• Problem details: Could you copy each line of the entries that contains "taken"?
------ Given information ------
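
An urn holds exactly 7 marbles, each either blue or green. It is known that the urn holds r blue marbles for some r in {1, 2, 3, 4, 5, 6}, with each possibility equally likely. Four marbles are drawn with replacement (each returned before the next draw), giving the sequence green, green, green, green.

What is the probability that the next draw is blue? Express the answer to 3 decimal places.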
------
------ Given information ------
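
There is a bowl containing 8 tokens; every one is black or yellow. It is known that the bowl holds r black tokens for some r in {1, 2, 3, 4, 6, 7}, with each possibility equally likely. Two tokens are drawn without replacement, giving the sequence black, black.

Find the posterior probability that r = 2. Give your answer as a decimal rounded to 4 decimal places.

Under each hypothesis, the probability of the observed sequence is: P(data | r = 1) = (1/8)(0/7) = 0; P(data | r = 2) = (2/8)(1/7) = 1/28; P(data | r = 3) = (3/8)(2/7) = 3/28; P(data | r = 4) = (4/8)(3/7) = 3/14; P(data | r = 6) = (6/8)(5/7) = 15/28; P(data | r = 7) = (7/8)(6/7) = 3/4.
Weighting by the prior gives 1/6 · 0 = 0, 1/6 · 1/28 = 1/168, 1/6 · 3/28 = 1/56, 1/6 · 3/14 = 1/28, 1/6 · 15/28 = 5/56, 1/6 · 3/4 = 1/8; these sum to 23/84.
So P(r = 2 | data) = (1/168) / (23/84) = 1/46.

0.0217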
------
------ Given information ------
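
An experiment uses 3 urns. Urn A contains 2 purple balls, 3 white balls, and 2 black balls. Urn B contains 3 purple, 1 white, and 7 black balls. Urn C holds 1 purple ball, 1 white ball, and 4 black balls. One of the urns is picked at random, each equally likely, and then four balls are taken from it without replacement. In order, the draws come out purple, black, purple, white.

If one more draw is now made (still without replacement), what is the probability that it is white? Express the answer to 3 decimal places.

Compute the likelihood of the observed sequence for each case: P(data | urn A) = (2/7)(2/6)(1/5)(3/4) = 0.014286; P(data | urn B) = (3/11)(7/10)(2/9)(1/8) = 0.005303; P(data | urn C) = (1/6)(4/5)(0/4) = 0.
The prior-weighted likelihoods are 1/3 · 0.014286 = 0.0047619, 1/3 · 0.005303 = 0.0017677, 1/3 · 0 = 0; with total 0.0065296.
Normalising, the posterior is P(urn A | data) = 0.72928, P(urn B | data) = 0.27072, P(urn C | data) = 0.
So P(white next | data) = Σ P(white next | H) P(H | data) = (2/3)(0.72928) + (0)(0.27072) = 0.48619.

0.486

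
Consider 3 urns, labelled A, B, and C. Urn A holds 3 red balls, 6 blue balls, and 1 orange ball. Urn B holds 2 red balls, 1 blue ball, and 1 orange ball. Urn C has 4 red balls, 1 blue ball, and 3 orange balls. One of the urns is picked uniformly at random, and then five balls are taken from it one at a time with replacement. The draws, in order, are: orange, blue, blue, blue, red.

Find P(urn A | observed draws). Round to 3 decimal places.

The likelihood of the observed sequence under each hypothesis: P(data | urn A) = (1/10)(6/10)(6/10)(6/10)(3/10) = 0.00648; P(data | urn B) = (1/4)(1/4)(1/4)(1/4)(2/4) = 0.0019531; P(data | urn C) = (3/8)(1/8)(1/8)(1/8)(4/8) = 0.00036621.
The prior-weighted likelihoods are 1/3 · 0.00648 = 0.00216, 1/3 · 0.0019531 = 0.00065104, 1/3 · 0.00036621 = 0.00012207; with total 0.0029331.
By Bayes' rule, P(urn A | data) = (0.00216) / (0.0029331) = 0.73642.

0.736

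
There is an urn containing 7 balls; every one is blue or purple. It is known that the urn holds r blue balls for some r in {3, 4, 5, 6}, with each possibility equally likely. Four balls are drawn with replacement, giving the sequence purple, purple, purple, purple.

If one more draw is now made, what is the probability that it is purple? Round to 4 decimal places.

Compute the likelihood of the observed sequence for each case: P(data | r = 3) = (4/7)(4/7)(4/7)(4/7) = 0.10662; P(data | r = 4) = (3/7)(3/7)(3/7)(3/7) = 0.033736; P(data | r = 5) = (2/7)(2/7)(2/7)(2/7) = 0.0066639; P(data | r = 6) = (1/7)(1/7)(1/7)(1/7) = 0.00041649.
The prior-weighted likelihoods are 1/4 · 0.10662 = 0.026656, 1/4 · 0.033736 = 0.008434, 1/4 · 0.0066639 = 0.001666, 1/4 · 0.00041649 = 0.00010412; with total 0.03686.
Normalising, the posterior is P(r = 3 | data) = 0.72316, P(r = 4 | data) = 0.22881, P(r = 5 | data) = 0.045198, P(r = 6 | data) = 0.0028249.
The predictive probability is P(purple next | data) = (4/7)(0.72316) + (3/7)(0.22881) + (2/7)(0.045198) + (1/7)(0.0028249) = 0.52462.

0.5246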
------
• Completed task:
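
An experiment uses 3 urns. Urn A contains 2 purple balls, 3 white balls, and 2 black balls. Urn B contains 3 purple, 1 white, and 7 black balls. Urn C holds 1 purple ball, 1 white ball, and 4 black balls. One of the urns is picked at random, each equally likely, and then four balls are taken from it without replacement. In order, the draws come out purple, black, purple, white.
Consider 3 urns, labelled A, B, and C. Urn A holds 3 red balls, 6 blue balls, and 1 orange ball. Urn B holds 2 red balls, 1 blue ball, and 1 orange ball. Urn C has 4 red balls, 1 blue ball, and 3 orange balls. One of the urns is picked uniformly at random, and then five balls are taken from it one at a time with replacement. The draws, in order, are: orange, blue, blue, blue, red.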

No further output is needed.